---------- Data supplied
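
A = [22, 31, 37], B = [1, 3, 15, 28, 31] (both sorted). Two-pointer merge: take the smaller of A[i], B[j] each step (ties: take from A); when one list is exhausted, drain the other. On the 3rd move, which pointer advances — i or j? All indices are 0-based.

j

i=0 j=0: A[i]=22>B[j]=1 take 1, j++
i=0 j=1: A[i]=22>B[j]=3 take 3, j++
i=0 j=2: A[i]=22>B[j]=15 take 15, j++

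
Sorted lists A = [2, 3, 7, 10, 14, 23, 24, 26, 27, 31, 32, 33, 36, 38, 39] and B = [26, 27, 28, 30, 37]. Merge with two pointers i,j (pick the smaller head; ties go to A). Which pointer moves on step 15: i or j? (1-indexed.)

[i=1,j=1] A[i]=2<=B[j]=26 take 2 → i++
[i=2,j=1] A[i]=3<=B[j]=26 take 3 → i++
[i=3,j=1] A[i]=7<=B[j]=26 take 7 → i++
[i=4,j=1] A[i]=10<=B[j]=26 take 10 → i++
[i=5,j=1] A[i]=14<=B[j]=26 take 14 → i++
[i=6,j=1] A[i]=23<=B[j]=26 take 23 → i++
[i=7,j=1] A[i]=24<=B[j]=26 take 24 → i++
[i=8,j=1] A[i]=26<=B[j]=26 take 26 → i++
[i=9,j=1] A[i]=27>B[j]=26 take 26 → j++
[i=9,j=2] A[i]=27<=B[j]=27 take 27 → i++
[i=10,j=2] A[i]=31>B[j]=27 take 27 → j++
[i=10,j=3] A[i]=31>B[j]=28 take 28 → j++
[i=10,j=4] A[i]=31>B[j]=30 take 30 → j++
[i=10,j=5] A[i]=31<=B[j]=37 take 31 → i++
[i=11,j=5] A[i]=32<=B[j]=37 take 32 → i++

i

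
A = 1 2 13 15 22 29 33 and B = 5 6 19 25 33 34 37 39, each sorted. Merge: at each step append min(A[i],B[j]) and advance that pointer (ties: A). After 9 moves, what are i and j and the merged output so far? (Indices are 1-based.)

i=6, j=5, merged so far=[1, 2, 5, 6, 13, 15, 19, 22, 25]

i=1 j=1: A[i]=1<=B[j]=5 take 1, i++
i=2 j=1: A[i]=2<=B[j]=5 take 2, i++
i=3 j=1: A[i]=13>B[j]=5 take 5, j++
i=3 j=2: A[i]=13>B[j]=6 take 6, j++
i=3 j=3: A[i]=13<=B[j]=19 take 13, i++
i=4 j=3: A[i]=15<=B[j]=19 take 15, i++
i=5 j=3: A[i]=22>B[j]=19 take 19, j++
i=5 j=4: A[i]=22<=B[j]=25 take 22, i++
i=6 j=4: A[i]=29>B[j]=25 take 25, j++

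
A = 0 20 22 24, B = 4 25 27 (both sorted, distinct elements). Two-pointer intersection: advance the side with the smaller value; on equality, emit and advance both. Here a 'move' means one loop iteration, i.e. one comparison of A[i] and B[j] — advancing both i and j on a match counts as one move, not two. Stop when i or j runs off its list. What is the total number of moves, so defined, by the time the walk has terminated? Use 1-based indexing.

5 moves

[i=1,j=1] 0<4 → i++
[i=2,j=1] 20>4 → j++
[i=2,j=2] 20<25 → i++
[i=3,j=2] 22<25 → i++
[i=4,j=2] 24<25 → i++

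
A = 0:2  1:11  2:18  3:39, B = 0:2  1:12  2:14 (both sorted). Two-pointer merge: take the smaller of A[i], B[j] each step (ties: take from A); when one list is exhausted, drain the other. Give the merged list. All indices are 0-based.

i=0 j=0: A[i]=2<=B[j]=2 take 2, i++
i=1 j=0: A[i]=11>B[j]=2 take 2, j++
i=1 j=1: A[i]=11<=B[j]=12 take 11, i++
i=2 j=1: A[i]=18>B[j]=12 take 12, j++
i=2 j=2: A[i]=18>B[j]=14 take 14, j++
i=2 j=3: B done, take A[i]=18, i++
i=3 j=3: B done, take A[i]=39, i++

[2, 2, 11, 12, 14, 18, 39]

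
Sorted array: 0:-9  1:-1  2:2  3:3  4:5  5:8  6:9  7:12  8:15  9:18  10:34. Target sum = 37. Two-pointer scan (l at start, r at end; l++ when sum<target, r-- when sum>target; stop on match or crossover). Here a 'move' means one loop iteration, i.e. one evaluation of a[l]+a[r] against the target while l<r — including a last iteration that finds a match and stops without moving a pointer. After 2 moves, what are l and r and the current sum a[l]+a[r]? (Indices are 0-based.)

[0,10] -9+34=25 <37 → l++
[1,10] -1+34=33 <37 → l++

l=2, r=10, sum=36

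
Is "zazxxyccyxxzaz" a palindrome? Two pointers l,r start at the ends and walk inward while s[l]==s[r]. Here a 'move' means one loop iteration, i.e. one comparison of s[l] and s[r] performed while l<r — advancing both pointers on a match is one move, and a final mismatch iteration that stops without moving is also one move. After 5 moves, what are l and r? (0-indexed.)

l=0 r=13: 'z'=='z', l++,r--
l=1 r=12: 'a'=='a', l++,r--
l=2 r=11: 'z'=='z', l++,r--
l=3 r=10: 'x'=='x', l++,r--
l=4 r=9: 'x'=='x', l++,r--

l=5, r=8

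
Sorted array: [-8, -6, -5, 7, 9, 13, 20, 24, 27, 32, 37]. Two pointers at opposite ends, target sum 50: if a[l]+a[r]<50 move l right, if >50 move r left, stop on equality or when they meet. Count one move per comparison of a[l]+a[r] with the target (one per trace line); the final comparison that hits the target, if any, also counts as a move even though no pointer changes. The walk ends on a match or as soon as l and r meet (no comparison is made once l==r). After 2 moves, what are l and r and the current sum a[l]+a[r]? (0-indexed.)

l=2, r=10, sum=32

l=0 r=10: -8+37=29 <50, l++
l=1 r=10: -6+37=31 <50, l++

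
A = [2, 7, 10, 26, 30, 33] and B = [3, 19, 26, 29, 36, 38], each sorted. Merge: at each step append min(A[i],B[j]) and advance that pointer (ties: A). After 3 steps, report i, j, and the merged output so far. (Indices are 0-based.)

i=2, j=1, merged so far=[2, 3, 7]

i=0 j=0: A[i]=2<=B[j]=3 take 2, i++
i=1 j=0: A[i]=7>B[j]=3 take 3, j++
i=1 j=1: A[i]=7<=B[j]=19 take 7, i++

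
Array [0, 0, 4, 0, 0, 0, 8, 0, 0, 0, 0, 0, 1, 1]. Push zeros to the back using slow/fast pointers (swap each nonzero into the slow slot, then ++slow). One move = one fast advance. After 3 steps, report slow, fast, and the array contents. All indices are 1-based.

slow=2, fast=4, a=[4, 0, 0, 0, 0, 0, 8, 0, 0, 0, 0, 0, 1, 1]

slow=1 fast=1: a[fast]=0, fast++
slow=1 fast=2: a[fast]=0, fast++
slow=1 fast=3: a[fast]=4≠0 swap→a[1]=4, slow++,fast++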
--------------------
Exercise brief => All the material above is to be returned exactly as it stands.

Answer box =>
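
A = [22, 31, 37], B = [1, 3, 15, 28, 31] (both sorted). Two-pointer merge: take the smaller of A[i], B[j] each step (ties: take from A); when one list is exhausted, drain the other. On the 3rd move, which pointer advances — i or j? All indices are 0-based.

j

i=0 j=0: A[i]=22>B[j]=1 take 1, j++
i=0 j=1: A[i]=22>B[j]=3 take 3, j++
i=0 j=2: A[i]=22>B[j]=15 take 15, j++

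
Sorted lists A = [2, 3, 7, 10, 14, 23, 24, 26, 27, 31, 32, 33, 36, 38, 39] and B = [26, 27, 28, 30, 37]. Merge with two pointers i,j (pick the smaller head; ties go to A). Which pointer moves on step 15: i or j? (1-indexed.)

[i=1,j=1] A[i]=2<=B[j]=26 take 2 → i++
[i=2,j=1] A[i]=3<=B[j]=26 take 3 → i++
[i=3,j=1] A[i]=7<=B[j]=26 take 7 → i++
[i=4,j=1] A[i]=10<=B[j]=26 take 10 → i++
[i=5,j=1] A[i]=14<=B[j]=26 take 14 → i++
[i=6,j=1] A[i]=23<=B[j]=26 take 23 → i++
[i=7,j=1] A[i]=24<=B[j]=26 take 24 → i++
[i=8,j=1] A[i]=26<=B[j]=26 take 26 → i++
[i=9,j=1] A[i]=27>B[j]=26 take 26 → j++
[i=9,j=2] A[i]=27<=B[j]=27 take 27 → i++
[i=10,j=2] A[i]=31>B[j]=27 take 27 → j++
[i=10,j=3] A[i]=31>B[j]=28 take 28 → j++
[i=10,j=4] A[i]=31>B[j]=30 take 30 → j++
[i=10,j=5] A[i]=31<=B[j]=37 take 31 → i++
[i=11,j=5] A[i]=32<=B[j]=37 take 32 → i++

i

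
A = 1 2 13 15 22 29 33 and B = 5 6 19 25 33 34 37 39, each sorted. Merge: at each step append min(A[i],B[j]) and advance that pointer (ties: A). After 9 moves, what are i and j and the merged output so far? (Indices are 1-based.)

i=6, j=5, merged so far=[1, 2, 5, 6, 13, 15, 19, 22, 25]

i=1 j=1: A[i]=1<=B[j]=5 take 1, i++
i=2 j=1: A[i]=2<=B[j]=5 take 2, i++
i=3 j=1: A[i]=13>B[j]=5 take 5, j++
i=3 j=2: A[i]=13>B[j]=6 take 6, j++
i=3 j=3: A[i]=13<=B[j]=19 take 13, i++
i=4 j=3: A[i]=15<=B[j]=19 take 15, i++
i=5 j=3: A[i]=22>B[j]=19 take 19, j++
i=5 j=4: A[i]=22<=B[j]=25 take 22, i++
i=6 j=4: A[i]=29>B[j]=25 take 25, j++

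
A = 0 20 22 24, B = 4 25 27 (both sorted, distinct elements). Two-pointer intersection: advance the side with the smaller value; on equality, emit and advance both. Here a 'move' means one loop iteration, i.e. one comparison of A[i] and B[j] — advancing both i and j on a match counts as one move, not two. Stop when i or j runs off its list. What is the total number of moves, so defined, by the time the walk has terminated? Use 1-based indexing.

5 moves

[i=1,j=1] 0<4 → i++
[i=2,j=1] 20>4 → j++
[i=2,j=2] 20<25 → i++
[i=3,j=2] 22<25 → i++
[i=4,j=2] 24<25 → i++

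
A = 0:2  1:11  2:18  3:39, B = 0:2  1:12  2:14 (both sorted). Two-pointer merge: take the smaller of A[i], B[j] each step (ties: take from A); when one list is exhausted, drain the other. Give the merged list. All indices are 0-based.

i=0 j=0: A[i]=2<=B[j]=2 take 2, i++
i=1 j=0: A[i]=11>B[j]=2 take 2, j++
i=1 j=1: A[i]=11<=B[j]=12 take 11, i++
i=2 j=1: A[i]=18>B[j]=12 take 12, j++
i=2 j=2: A[i]=18>B[j]=14 take 14, j++
i=2 j=3: B done, take A[i]=18, i++
i=3 j=3: B done, take A[i]=39, i++

[2, 2, 11, 12, 14, 18, 39]

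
Sorted array: 0:-9  1:-1  2:2  3:3  4:5  5:8  6:9  7:12  8:15  9:18  10:34. Target sum = 37. Two-pointer scan (l at start, r at end; l++ when sum<target, r-- when sum>target; stop on match or crossover). Here a 'move' means one loop iteration, i.e. one evaluation of a[l]+a[r] against the target while l<r — including a last iteration that finds a match and stops without moving a pointer. After 2 moves, what are l and r and the current sum a[l]+a[r]? (Indices are 0-based.)

[0,10] -9+34=25 <37 → l++
[1,10] -1+34=33 <37 → l++

l=2, r=10, sum=36

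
Is "zazxxyccyxxzaz" a palindrome? Two pointers l,r start at the ends and walk inward while s[l]==s[r]. Here a 'move' means one loop iteration, i.e. one comparison of s[l] and s[r] performed while l<r — advancing both pointers on a match is one move, and a final mismatch iteration that stops without moving is also one move. After 5 moves, what are l and r? (0-indexed.)

l=0 r=13: 'z'=='z', l++,r--
l=1 r=12: 'a'=='a', l++,r--
l=2 r=11: 'z'=='z', l++,r--
l=3 r=10: 'x'=='x', l++,r--
l=4 r=9: 'x'=='x', l++,r--

l=5, r=8

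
Sorted array: [-8, -6, -5, 7, 9, 13, 20, 24, 27, 32, 37]. Two pointers at opposite ends, target sum 50: if a[l]+a[r]<50 move l right, if >50 move r left, stop on equality or when they meet. Count one move per comparison of a[l]+a[r] with the target (one per trace line); the final comparison that hits the target, if any, also counts as a move even though no pointer changes. The walk ends on a match or as soon as l and r meet (no comparison is made once l==r). After 2 moves, what are l and r and the current sum a[l]+a[r]? (0-indexed.)

l=2, r=10, sum=32

l=0 r=10: -8+37=29 <50, l++
l=1 r=10: -6+37=31 <50, l++

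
A = [2, 7, 10, 26, 30, 33] and B = [3, 19, 26, 29, 36, 38], each sorted. Merge: at each step append min(A[i],B[j]) and advance that pointer (ties: A). After 3 steps, report i, j, and the merged output so far. (Indices are 0-based.)

i=2, j=1, merged so far=[2, 3, 7]

i=0 j=0: A[i]=2<=B[j]=3 take 2, i++
i=1 j=0: A[i]=7>B[j]=3 take 3, j++
i=1 j=1: A[i]=7<=B[j]=19 take 7, i++

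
Array [0, 0, 4, 0, 0, 0, 8, 0, 0, 0, 0, 0, 1, 1]. Push zeros to the back using slow/fast pointers (swap each nonzero into the slow slot, then ++slow). One move = one fast advance. After 3 steps, report slow, fast, and the array contents. All indices are 1-based.

slow=2, fast=4, a=[4, 0, 0, 0, 0, 0, 8, 0, 0, 0, 0, 0, 1, 1]

slow=1 fast=1: a[fast]=0, fast++
slow=1 fast=2: a[fast]=0, fast++
slow=1 fast=3: a[fast]=4≠0 swap→a[1]=4, slow++,fast++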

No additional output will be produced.